Dataset records:
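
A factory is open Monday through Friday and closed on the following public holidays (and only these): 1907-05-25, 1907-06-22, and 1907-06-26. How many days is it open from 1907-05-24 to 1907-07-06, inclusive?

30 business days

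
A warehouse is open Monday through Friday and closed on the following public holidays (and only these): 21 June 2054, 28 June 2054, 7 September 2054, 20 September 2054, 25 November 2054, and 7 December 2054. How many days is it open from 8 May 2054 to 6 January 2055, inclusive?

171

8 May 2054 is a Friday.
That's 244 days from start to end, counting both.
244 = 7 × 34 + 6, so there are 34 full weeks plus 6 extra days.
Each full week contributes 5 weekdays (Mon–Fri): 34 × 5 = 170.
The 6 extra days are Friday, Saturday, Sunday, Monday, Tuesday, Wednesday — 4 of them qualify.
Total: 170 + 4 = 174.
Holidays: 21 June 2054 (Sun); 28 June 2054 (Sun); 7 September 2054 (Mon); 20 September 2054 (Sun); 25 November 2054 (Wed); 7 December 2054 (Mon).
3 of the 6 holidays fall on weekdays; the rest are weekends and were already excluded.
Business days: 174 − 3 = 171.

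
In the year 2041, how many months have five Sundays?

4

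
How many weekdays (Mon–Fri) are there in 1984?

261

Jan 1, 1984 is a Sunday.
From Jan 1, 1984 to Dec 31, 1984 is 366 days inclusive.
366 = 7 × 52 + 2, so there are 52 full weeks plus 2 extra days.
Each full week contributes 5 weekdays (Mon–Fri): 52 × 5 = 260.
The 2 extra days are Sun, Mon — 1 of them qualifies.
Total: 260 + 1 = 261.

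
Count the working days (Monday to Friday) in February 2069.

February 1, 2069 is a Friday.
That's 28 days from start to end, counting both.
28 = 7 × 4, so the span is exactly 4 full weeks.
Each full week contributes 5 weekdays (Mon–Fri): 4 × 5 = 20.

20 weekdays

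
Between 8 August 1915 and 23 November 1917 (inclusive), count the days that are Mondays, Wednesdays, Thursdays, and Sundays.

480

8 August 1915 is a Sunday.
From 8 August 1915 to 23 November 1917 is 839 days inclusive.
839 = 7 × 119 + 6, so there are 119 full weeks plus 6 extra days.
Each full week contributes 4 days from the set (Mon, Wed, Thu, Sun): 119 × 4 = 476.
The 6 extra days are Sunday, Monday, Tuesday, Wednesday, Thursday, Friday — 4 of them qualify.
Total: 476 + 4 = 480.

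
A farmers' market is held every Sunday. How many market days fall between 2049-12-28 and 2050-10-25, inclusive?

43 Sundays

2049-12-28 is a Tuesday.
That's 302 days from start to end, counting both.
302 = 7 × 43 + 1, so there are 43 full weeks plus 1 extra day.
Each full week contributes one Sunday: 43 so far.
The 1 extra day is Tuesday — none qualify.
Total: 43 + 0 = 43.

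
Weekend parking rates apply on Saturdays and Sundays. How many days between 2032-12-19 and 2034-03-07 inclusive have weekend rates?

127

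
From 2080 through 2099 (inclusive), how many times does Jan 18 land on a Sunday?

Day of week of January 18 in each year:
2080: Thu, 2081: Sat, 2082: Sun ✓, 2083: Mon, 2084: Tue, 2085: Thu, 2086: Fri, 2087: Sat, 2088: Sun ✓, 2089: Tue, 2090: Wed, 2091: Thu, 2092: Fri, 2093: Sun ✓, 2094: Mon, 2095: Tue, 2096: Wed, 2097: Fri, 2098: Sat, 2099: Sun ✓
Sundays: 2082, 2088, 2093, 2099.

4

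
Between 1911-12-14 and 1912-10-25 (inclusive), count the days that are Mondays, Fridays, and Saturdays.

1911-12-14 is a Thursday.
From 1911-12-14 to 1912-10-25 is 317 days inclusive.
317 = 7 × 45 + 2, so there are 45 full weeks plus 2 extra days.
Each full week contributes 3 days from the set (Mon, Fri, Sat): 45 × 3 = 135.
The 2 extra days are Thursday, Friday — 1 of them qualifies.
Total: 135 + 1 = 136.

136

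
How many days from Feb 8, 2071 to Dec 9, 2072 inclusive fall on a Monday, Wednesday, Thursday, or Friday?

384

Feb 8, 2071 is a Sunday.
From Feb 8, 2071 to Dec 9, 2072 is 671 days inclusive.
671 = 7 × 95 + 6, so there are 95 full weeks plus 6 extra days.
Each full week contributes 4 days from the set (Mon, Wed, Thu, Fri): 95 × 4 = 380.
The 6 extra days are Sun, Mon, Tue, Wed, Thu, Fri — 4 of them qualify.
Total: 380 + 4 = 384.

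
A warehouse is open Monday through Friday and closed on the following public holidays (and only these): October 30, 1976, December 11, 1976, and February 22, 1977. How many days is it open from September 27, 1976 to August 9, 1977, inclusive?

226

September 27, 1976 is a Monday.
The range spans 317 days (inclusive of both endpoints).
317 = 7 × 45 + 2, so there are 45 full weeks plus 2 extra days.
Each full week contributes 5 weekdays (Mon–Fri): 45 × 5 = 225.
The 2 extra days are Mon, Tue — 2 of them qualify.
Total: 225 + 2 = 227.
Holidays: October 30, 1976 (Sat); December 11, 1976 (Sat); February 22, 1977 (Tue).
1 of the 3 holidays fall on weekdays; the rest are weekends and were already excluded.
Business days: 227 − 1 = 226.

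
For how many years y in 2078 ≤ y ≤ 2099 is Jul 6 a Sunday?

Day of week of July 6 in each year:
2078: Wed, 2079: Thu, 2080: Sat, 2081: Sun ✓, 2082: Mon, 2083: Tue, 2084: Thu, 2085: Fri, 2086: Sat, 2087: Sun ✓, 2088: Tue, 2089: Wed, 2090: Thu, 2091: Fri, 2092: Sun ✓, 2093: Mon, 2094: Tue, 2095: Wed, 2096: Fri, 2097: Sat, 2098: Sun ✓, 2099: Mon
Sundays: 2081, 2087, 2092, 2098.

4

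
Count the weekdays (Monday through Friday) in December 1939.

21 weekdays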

Instructions for the task:
Your answer should consist solely of the lines from the one containing "How many days from" through the last line of the listing, written out word for word.

Solution to this task:
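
How many days from Feb 8, 2071 to Dec 9, 2072 inclusive fall on a Monday, Wednesday, Thursday, or Friday?

384

Feb 8, 2071 is a Sunday.
From Feb 8, 2071 to Dec 9, 2072 is 671 days inclusive.
671 = 7 × 95 + 6, so there are 95 full weeks plus 6 extra days.
Each full week contributes 4 days from the set (Mon, Wed, Thu, Fri): 95 × 4 = 380.
The 6 extra days are Sun, Mon, Tue, Wed, Thu, Fri — 4 of them qualify.
Total: 380 + 4 = 384.

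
A warehouse is open Monday through Friday and closed on the following public holidays (and only these): October 30, 1976, December 11, 1976, and February 22, 1977. How many days is it open from September 27, 1976 to August 9, 1977, inclusive?

226

September 27, 1976 is a Monday.
The range spans 317 days (inclusive of both endpoints).
317 = 7 × 45 + 2, so there are 45 full weeks plus 2 extra days.
Each full week contributes 5 weekdays (Mon–Fri): 45 × 5 = 225.
The 2 extra days are Mon, Tue — 2 of them qualify.
Total: 225 + 2 = 227.
Holidays: October 30, 1976 (Sat); December 11, 1976 (Sat); February 22, 1977 (Tue).
1 of the 3 holidays fall on weekdays; the rest are weekends and were already excluded.
Business days: 227 − 1 = 226.

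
For how many years y in 2078 ≤ y ≤ 2099 is Jul 6 a Sunday?

Day of week of July 6 in each year:
2078: Wed, 2079: Thu, 2080: Sat, 2081: Sun ✓, 2082: Mon, 2083: Tue, 2084: Thu, 2085: Fri, 2086: Sat, 2087: Sun ✓, 2088: Tue, 2089: Wed, 2090: Thu, 2091: Fri, 2092: Sun ✓, 2093: Mon, 2094: Tue, 2095: Wed, 2096: Fri, 2097: Sat, 2098: Sun ✓, 2099: Mon
Sundays: 2081, 2087, 2092, 2098.

4

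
Count the weekdays (Monday through Friday) in December 1939.

21 weekdays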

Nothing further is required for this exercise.